DATA RECORDS ::
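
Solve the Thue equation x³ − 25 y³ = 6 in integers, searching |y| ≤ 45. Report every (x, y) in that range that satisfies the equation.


The equation is x³ - 25y³ = 6. For fixed y, x³ = 25·y³ + 6, so a solution requires the RHS to be a perfect cube.
Strategy: iterate y from -45 to 45, compute RHS = 25·y³ + 6, and check whether it is a (positive or negative) perfect cube.
Check small values of y:
  y = 0: RHS = 6 is not a perfect cube.
  y = 1: RHS = 31 is not a perfect cube.
  y = -1: RHS = -19 is not a perfect cube.
  y = 2: RHS = 206 is not a perfect cube.
  y = -2: RHS = -194 is not a perfect cube.
  y = 3: RHS = 681 is not a perfect cube.
  y = -3: RHS = -669 is not a perfect cube.
Continuing the search up to |y| = 45 finds no solutions either.
No (x, y) in the scanned range satisfies the equation.

No integer solutions with |y| ≤ 45.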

WHAT THE TASK ASKS :: Retype all the material above precisely, with no line left out.

TASK OUTPUT ::
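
Solve the Thue equation x³ − 25 y³ = 6 in integers, searching |y| ≤ 45. Report every (x, y) in that range that satisfies the equation.


The equation is x³ - 25y³ = 6. For fixed y, x³ = 25·y³ + 6, so a solution requires the RHS to be a perfect cube.
Strategy: iterate y from -45 to 45, compute RHS = 25·y³ + 6, and check whether it is a (positive or negative) perfect cube.
Check small values of y:
  y = 0: RHS = 6 is not a perfect cube.
  y = 1: RHS = 31 is not a perfect cube.
  y = -1: RHS = -19 is not a perfect cube.
  y = 2: RHS = 206 is not a perfect cube.
  y = -2: RHS = -194 is not a perfect cube.
  y = 3: RHS = 681 is not a perfect cube.
  y = -3: RHS = -669 is not a perfect cube.
Continuing the search up to |y| = 45 finds no solutions either.
No (x, y) in the scanned range satisfies the equation.

No integer solutions with |y| ≤ 45.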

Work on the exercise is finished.